(Supplied data)

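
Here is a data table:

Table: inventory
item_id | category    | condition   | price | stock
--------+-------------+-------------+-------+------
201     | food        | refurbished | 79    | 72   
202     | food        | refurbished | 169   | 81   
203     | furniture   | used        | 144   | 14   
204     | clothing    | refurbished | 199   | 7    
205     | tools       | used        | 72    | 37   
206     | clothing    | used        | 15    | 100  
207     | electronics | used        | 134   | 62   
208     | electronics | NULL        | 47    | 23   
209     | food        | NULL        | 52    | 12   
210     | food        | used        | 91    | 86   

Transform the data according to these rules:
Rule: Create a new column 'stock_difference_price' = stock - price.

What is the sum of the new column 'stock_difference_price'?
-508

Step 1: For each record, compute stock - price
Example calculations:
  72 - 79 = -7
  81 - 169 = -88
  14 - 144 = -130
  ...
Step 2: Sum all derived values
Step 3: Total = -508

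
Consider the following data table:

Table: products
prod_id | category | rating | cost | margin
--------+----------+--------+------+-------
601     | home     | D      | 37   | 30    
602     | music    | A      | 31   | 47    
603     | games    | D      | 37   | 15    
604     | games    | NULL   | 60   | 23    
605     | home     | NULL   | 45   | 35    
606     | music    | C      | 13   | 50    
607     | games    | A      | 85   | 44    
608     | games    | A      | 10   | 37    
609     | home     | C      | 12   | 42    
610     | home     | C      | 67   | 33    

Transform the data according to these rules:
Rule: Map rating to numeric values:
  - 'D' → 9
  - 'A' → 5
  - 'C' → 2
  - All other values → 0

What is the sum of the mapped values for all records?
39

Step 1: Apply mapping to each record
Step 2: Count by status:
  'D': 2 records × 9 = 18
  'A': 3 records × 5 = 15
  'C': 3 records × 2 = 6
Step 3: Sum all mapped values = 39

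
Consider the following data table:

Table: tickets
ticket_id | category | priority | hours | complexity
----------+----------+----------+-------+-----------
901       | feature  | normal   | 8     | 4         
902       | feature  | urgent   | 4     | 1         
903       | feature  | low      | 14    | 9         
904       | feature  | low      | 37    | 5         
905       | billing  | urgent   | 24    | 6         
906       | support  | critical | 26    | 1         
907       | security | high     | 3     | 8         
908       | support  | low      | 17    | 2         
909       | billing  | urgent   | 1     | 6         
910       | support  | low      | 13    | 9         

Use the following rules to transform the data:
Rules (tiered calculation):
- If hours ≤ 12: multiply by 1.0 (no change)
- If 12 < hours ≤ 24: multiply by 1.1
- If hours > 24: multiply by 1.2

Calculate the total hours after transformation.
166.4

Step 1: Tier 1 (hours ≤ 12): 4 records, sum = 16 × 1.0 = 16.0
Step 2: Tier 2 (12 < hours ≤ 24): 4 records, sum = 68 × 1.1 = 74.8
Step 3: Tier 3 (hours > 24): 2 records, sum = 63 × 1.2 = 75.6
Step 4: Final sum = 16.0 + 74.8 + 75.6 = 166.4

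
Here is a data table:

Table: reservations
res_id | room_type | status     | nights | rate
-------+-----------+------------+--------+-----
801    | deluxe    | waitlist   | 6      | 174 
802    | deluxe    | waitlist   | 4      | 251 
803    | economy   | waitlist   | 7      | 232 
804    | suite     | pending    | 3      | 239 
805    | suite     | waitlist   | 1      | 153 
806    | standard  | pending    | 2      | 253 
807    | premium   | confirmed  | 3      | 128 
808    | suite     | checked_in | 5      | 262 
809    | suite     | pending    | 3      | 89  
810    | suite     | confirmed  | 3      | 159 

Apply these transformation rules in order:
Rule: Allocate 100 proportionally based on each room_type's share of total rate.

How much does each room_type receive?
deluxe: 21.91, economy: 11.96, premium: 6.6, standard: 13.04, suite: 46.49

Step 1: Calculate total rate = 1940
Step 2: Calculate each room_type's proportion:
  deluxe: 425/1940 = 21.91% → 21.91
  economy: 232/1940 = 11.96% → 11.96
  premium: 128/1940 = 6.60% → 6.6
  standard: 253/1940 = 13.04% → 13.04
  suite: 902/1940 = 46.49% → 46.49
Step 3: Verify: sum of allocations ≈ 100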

(End Supplied data)

__Problem to work on__.
Each entry in the listing is to be output exactly as given.

__Result of the exercise__.
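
Here is a data table:

Table: inventory
item_id | category    | condition   | price | stock
--------+-------------+-------------+-------+------
201     | food        | refurbished | 79    | 72   
202     | food        | refurbished | 169   | 81   
203     | furniture   | used        | 144   | 14   
204     | clothing    | refurbished | 199   | 7    
205     | tools       | used        | 72    | 37   
206     | clothing    | used        | 15    | 100  
207     | electronics | used        | 134   | 62   
208     | electronics | NULL        | 47    | 23   
209     | food        | NULL        | 52    | 12   
210     | food        | used        | 91    | 86   

Transform the data according to these rules:
Rule: Create a new column 'stock_difference_price' = stock - price.

What is the sum of the new column 'stock_difference_price'?
-508

Step 1: For each record, compute stock - price
Example calculations:
  72 - 79 = -7
  81 - 169 = -88
  14 - 144 = -130
  ...
Step 2: Sum all derived values
Step 3: Total = -508

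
Consider the following data table:

Table: products
prod_id | category | rating | cost | margin
--------+----------+--------+------+-------
601     | home     | D      | 37   | 30    
602     | music    | A      | 31   | 47    
603     | games    | D      | 37   | 15    
604     | games    | NULL   | 60   | 23    
605     | home     | NULL   | 45   | 35    
606     | music    | C      | 13   | 50    
607     | games    | A      | 85   | 44    
608     | games    | A      | 10   | 37    
609     | home     | C      | 12   | 42    
610     | home     | C      | 67   | 33    

Transform the data according to these rules:
Rule: Map rating to numeric values:
  - 'D' → 9
  - 'A' → 5
  - 'C' → 2
  - All other values → 0

What is the sum of the mapped values for all records?
39

Step 1: Apply mapping to each record
Step 2: Count by status:
  'D': 2 records × 9 = 18
  'A': 3 records × 5 = 15
  'C': 3 records × 2 = 6
Step 3: Sum all mapped values = 39

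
Consider the following data table:

Table: tickets
ticket_id | category | priority | hours | complexity
----------+----------+----------+-------+-----------
901       | feature  | normal   | 8     | 4         
902       | feature  | urgent   | 4     | 1         
903       | feature  | low      | 14    | 9         
904       | feature  | low      | 37    | 5         
905       | billing  | urgent   | 24    | 6         
906       | support  | critical | 26    | 1         
907       | security | high     | 3     | 8         
908       | support  | low      | 17    | 2         
909       | billing  | urgent   | 1     | 6         
910       | support  | low      | 13    | 9         

Use the following rules to transform the data:
Rules (tiered calculation):
- If hours ≤ 12: multiply by 1.0 (no change)
- If 12 < hours ≤ 24: multiply by 1.1
- If hours > 24: multiply by 1.2

Calculate the total hours after transformation.
166.4

Step 1: Tier 1 (hours ≤ 12): 4 records, sum = 16 × 1.0 = 16.0
Step 2: Tier 2 (12 < hours ≤ 24): 4 records, sum = 68 × 1.1 = 74.8
Step 3: Tier 3 (hours > 24): 2 records, sum = 63 × 1.2 = 75.6
Step 4: Final sum = 16.0 + 74.8 + 75.6 = 166.4

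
Here is a data table:

Table: reservations
res_id | room_type | status     | nights | rate
-------+-----------+------------+--------+-----
801    | deluxe    | waitlist   | 6      | 174 
802    | deluxe    | waitlist   | 4      | 251 
803    | economy   | waitlist   | 7      | 232 
804    | suite     | pending    | 3      | 239 
805    | suite     | waitlist   | 1      | 153 
806    | standard  | pending    | 2      | 253 
807    | premium   | confirmed  | 3      | 128 
808    | suite     | checked_in | 5      | 262 
809    | suite     | pending    | 3      | 89  
810    | suite     | confirmed  | 3      | 159 

Apply these transformation rules in order:
Rule: Allocate 100 proportionally based on each room_type's share of total rate.

How much does each room_type receive?
deluxe: 21.91, economy: 11.96, premium: 6.6, standard: 13.04, suite: 46.49

Step 1: Calculate total rate = 1940
Step 2: Calculate each room_type's proportion:
  deluxe: 425/1940 = 21.91% → 21.91
  economy: 232/1940 = 11.96% → 11.96
  premium: 128/1940 = 6.60% → 6.6
  standard: 253/1940 = 13.04% → 13.04
  suite: 902/1940 = 46.49% → 46.49
Step 3: Verify: sum of allocations ≈ 100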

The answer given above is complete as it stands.